** TASK GOAL **
The full set of entries has to be output exactly.

[GIVEN ENTRIES Boundary: Start]

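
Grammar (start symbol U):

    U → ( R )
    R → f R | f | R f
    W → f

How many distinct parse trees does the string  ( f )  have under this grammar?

Parse trees for ( f ):
  [U ( [R f] )]

1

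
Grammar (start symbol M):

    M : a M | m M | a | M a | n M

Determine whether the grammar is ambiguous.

Ambiguous

Witness: a a

Derivation 1: M ⇒ a M ⇒ a a
Derivation 2: M ⇒ M a ⇒ a a

Two distinct leftmost derivations for the same string.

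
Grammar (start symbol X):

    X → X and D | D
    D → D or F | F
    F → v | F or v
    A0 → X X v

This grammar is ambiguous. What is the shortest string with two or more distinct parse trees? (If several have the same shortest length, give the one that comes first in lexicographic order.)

v or v

length 1: no string has ≥2 trees
length 3: v or v has 2 parse trees

Two derivations of v or v:
  X ⇒ D ⇒ D or F ⇒ F or F ⇒ v or F ⇒ v or v
  X ⇒ D ⇒ F ⇒ F or v ⇒ v or v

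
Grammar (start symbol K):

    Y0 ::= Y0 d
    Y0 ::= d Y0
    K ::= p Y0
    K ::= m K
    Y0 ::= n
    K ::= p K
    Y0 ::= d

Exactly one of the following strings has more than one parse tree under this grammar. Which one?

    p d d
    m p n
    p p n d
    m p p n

p d d

p d d: 2 trees
m p n: 1 tree
p p n d: 1 tree
m p p n: 1 tree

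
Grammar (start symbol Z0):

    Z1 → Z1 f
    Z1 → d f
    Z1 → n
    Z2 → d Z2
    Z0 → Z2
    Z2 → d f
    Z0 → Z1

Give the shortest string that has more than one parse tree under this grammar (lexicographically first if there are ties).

length 1: no string has ≥2 trees
length 2: d f has 2 parse trees

Two derivations of d f:
  Z0 ⇒ Z2 ⇒ d f
  Z0 ⇒ Z1 ⇒ d f

d f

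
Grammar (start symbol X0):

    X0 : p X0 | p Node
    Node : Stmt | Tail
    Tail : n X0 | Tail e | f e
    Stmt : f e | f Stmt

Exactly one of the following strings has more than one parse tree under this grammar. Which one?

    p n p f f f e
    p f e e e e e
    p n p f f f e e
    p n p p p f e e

p n p f f f e: 1 tree
p f e e e e e: 1 tree
p n p f f f e e: 1 tree
p n p p p f e e: 3 trees

p n p p p f e e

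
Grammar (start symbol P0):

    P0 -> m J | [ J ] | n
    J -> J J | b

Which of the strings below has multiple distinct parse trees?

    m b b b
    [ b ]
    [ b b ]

m b b b: 2 trees
[ b ]: 1 tree
[ b b ]: 1 tree

m b b b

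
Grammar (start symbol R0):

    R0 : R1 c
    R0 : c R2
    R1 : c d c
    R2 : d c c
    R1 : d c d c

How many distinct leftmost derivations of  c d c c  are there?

Parse trees for c d c c:
  [R0 [R1 c d c] c]
  [R0 c [R2 d c c]]

2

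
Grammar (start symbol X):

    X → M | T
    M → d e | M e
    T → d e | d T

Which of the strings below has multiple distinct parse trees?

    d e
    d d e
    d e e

d e: 2 trees
d d e: 1 tree
d e e: 1 tree

d e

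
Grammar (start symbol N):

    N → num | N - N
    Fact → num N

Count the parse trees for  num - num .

Parse trees for num - num:
  [N [N num] - [N num]]

1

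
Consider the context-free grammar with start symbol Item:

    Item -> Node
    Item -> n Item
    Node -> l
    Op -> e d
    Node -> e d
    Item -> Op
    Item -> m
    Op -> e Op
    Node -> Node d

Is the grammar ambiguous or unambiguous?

Ambiguous

Witness: e d

Derivation 1: Item ⇒ Node ⇒ e d
Derivation 2: Item ⇒ Op ⇒ e d

Two distinct leftmost derivations for the same string.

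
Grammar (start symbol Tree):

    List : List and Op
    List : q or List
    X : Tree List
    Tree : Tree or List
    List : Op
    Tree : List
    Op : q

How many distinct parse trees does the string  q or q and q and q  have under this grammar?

4

Parse trees for q or q and q and q:
  [Tree [Tree [List [Op q]]] or [List [List [List [Op q]] and [Op q]] and [Op q]]]
  [Tree [List [List [List q or [List [Op q]]] and [Op q]] and [Op q]]]
  [Tree [List [List q or [List [List [Op q]] and [Op q]]] and [Op q]]]
  [Tree [List q or [List [List [List [Op q]] and [Op q]] and [Op q]]]]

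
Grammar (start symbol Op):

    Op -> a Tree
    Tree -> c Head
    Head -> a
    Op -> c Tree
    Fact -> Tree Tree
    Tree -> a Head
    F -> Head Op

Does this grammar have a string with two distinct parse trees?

(F, Fact are unreachable from Op, so their rules don't affect L(Op).) Each reachable nonterminal has at most one production per leading terminal, and all productions are right-linear; the derivation is determined token-by-token.

Unambiguous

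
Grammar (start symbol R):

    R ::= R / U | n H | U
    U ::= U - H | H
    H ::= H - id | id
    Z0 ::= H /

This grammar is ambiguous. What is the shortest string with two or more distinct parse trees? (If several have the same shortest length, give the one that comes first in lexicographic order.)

id - id

length 1: no string has ≥2 trees
length 2: no string has ≥2 trees
length 3: id - id has 2 parse trees

Two derivations of id - id:
  R ⇒ U ⇒ U - H ⇒ H - H ⇒ id - H ⇒ id - id
  R ⇒ U ⇒ H ⇒ H - id ⇒ id - id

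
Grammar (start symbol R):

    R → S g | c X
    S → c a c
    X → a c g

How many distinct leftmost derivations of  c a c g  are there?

2

Parse trees for c a c g:
  [R [S c a c] g]
  [R c [X a c g]]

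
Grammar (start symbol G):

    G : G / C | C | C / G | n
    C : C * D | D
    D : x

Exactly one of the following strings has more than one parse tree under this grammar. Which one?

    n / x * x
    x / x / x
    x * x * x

x / x / x

n / x * x: 1 tree
x / x / x: 4 trees
x * x * x: 1 tree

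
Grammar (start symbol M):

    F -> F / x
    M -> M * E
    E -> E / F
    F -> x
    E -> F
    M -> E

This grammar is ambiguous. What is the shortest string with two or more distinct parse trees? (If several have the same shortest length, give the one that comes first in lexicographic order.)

x / x

length 1: no string has ≥2 trees
length 3: x / x has 2 parse trees

Two derivations of x / x:
  M ⇒ E ⇒ E / F ⇒ F / F ⇒ x / F ⇒ x / x
  M ⇒ E ⇒ F ⇒ F / x ⇒ x / x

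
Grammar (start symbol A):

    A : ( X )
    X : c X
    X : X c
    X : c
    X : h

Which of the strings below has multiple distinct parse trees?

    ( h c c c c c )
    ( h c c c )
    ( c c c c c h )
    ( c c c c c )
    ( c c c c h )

( c c c c c )

( h c c c c c ): 1 tree
( h c c c ): 1 tree
( c c c c c h ): 1 tree
( c c c c c ): 16 trees
( c c c c h ): 1 tree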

[GIVEN ENTRIES Boundary: End]

** RESULT **
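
Grammar (start symbol U):

    U → ( R )
    R → f R | f | R f
    W → f

How many distinct parse trees does the string  ( f )  have under this grammar?

Parse trees for ( f ):
  [U ( [R f] )]

1

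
Grammar (start symbol M):

    M : a M | m M | a | M a | n M

Determine whether the grammar is ambiguous.

Ambiguous

Witness: a a

Derivation 1: M ⇒ a M ⇒ a a
Derivation 2: M ⇒ M a ⇒ a a

Two distinct leftmost derivations for the same string.

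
Grammar (start symbol X):

    X → X and D | D
    D → D or F | F
    F → v | F or v
    A0 → X X v

This grammar is ambiguous. What is the shortest string with two or more distinct parse trees? (If several have the same shortest length, give the one that comes first in lexicographic order.)

v or v

length 1: no string has ≥2 trees
length 3: v or v has 2 parse trees

Two derivations of v or v:
  X ⇒ D ⇒ D or F ⇒ F or F ⇒ v or F ⇒ v or v
  X ⇒ D ⇒ F ⇒ F or v ⇒ v or v

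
Grammar (start symbol K):

    Y0 ::= Y0 d
    Y0 ::= d Y0
    K ::= p Y0
    K ::= m K
    Y0 ::= n
    K ::= p K
    Y0 ::= d

Exactly one of the following strings has more than one parse tree under this grammar. Which one?

    p d d
    m p n
    p p n d
    m p p n

p d d

p d d: 2 trees
m p n: 1 tree
p p n d: 1 tree
m p p n: 1 tree

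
Grammar (start symbol Z0):

    Z1 → Z1 f
    Z1 → d f
    Z1 → n
    Z2 → d Z2
    Z0 → Z2
    Z2 → d f
    Z0 → Z1

Give the shortest string that has more than one parse tree under this grammar (lexicographically first if there are ties).

length 1: no string has ≥2 trees
length 2: d f has 2 parse trees

Two derivations of d f:
  Z0 ⇒ Z2 ⇒ d f
  Z0 ⇒ Z1 ⇒ d f

d f

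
Grammar (start symbol X0):

    X0 : p X0 | p Node
    Node : Stmt | Tail
    Tail : n X0 | Tail e | f e
    Stmt : f e | f Stmt

Exactly one of the following strings has more than one parse tree under this grammar. Which one?

    p n p f f f e
    p f e e e e e
    p n p f f f e e
    p n p p p f e e

p n p f f f e: 1 tree
p f e e e e e: 1 tree
p n p f f f e e: 1 tree
p n p p p f e e: 3 trees

p n p p p f e e

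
Grammar (start symbol P0):

    P0 -> m J | [ J ] | n
    J -> J J | b

Which of the strings below has multiple distinct parse trees?

    m b b b
    [ b ]
    [ b b ]

m b b b: 2 trees
[ b ]: 1 tree
[ b b ]: 1 tree

m b b b

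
Grammar (start symbol R0):

    R0 : R1 c
    R0 : c R2
    R1 : c d c
    R2 : d c c
    R1 : d c d c

How many distinct leftmost derivations of  c d c c  are there?

Parse trees for c d c c:
  [R0 [R1 c d c] c]
  [R0 c [R2 d c c]]

2

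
Grammar (start symbol X):

    X → M | T
    M → d e | M e
    T → d e | d T

Which of the strings below has multiple distinct parse trees?

    d e
    d d e
    d e e

d e: 2 trees
d d e: 1 tree
d e e: 1 tree

d e

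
Grammar (start symbol N):

    N → num | N - N
    Fact → num N

Count the parse trees for  num - num .

Parse trees for num - num:
  [N [N num] - [N num]]

1

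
Consider the context-free grammar with start symbol Item:

    Item -> Node
    Item -> n Item
    Node -> l
    Op -> e d
    Node -> e d
    Item -> Op
    Item -> m
    Op -> e Op
    Node -> Node d

Is the grammar ambiguous or unambiguous?

Ambiguous

Witness: e d

Derivation 1: Item ⇒ Node ⇒ e d
Derivation 2: Item ⇒ Op ⇒ e d

Two distinct leftmost derivations for the same string.

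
Grammar (start symbol Tree):

    List : List and Op
    List : q or List
    X : Tree List
    Tree : Tree or List
    List : Op
    Tree : List
    Op : q

How many distinct parse trees does the string  q or q and q and q  have under this grammar?

4

Parse trees for q or q and q and q:
  [Tree [Tree [List [Op q]]] or [List [List [List [Op q]] and [Op q]] and [Op q]]]
  [Tree [List [List [List q or [List [Op q]]] and [Op q]] and [Op q]]]
  [Tree [List [List q or [List [List [Op q]] and [Op q]]] and [Op q]]]
  [Tree [List q or [List [List [List [Op q]] and [Op q]] and [Op q]]]]

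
Grammar (start symbol Op):

    Op -> a Tree
    Tree -> c Head
    Head -> a
    Op -> c Tree
    Fact -> Tree Tree
    Tree -> a Head
    F -> Head Op

Does this grammar have a string with two distinct parse trees?

(F, Fact are unreachable from Op, so their rules don't affect L(Op).) Each reachable nonterminal has at most one production per leading terminal, and all productions are right-linear; the derivation is determined token-by-token.

Unambiguous

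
Grammar (start symbol R):

    R ::= R / U | n H | U
    U ::= U - H | H
    H ::= H - id | id
    Z0 ::= H /

This grammar is ambiguous. What is the shortest string with two or more distinct parse trees? (If several have the same shortest length, give the one that comes first in lexicographic order.)

id - id

length 1: no string has ≥2 trees
length 2: no string has ≥2 trees
length 3: id - id has 2 parse trees

Two derivations of id - id:
  R ⇒ U ⇒ U - H ⇒ H - H ⇒ id - H ⇒ id - id
  R ⇒ U ⇒ H ⇒ H - id ⇒ id - id

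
Grammar (start symbol R):

    R → S g | c X
    S → c a c
    X → a c g

How many distinct leftmost derivations of  c a c g  are there?

2

Parse trees for c a c g:
  [R [S c a c] g]
  [R c [X a c g]]

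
Grammar (start symbol G):

    G : G / C | C | C / G | n
    C : C * D | D
    D : x

Exactly one of the following strings has more than one parse tree under this grammar. Which one?

    n / x * x
    x / x / x
    x * x * x

x / x / x

n / x * x: 1 tree
x / x / x: 4 trees
x * x * x: 1 tree

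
Grammar (start symbol M):

    F -> F / x
    M -> M * E
    E -> E / F
    F -> x
    E -> F
    M -> E

This grammar is ambiguous. What is the shortest string with two or more distinct parse trees? (If several have the same shortest length, give the one that comes first in lexicographic order.)

x / x

length 1: no string has ≥2 trees
length 3: x / x has 2 parse trees

Two derivations of x / x:
  M ⇒ E ⇒ E / F ⇒ F / F ⇒ x / F ⇒ x / x
  M ⇒ E ⇒ F ⇒ F / x ⇒ x / x

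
Grammar (start symbol A):

    A : ( X )
    X : c X
    X : X c
    X : c
    X : h

Which of the strings below has multiple distinct parse trees?

    ( h c c c c c )
    ( h c c c )
    ( c c c c c h )
    ( c c c c c )
    ( c c c c h )

( c c c c c )

( h c c c c c ): 1 tree
( h c c c ): 1 tree
( c c c c c h ): 1 tree
( c c c c c ): 16 trees
( c c c c h ): 1 tree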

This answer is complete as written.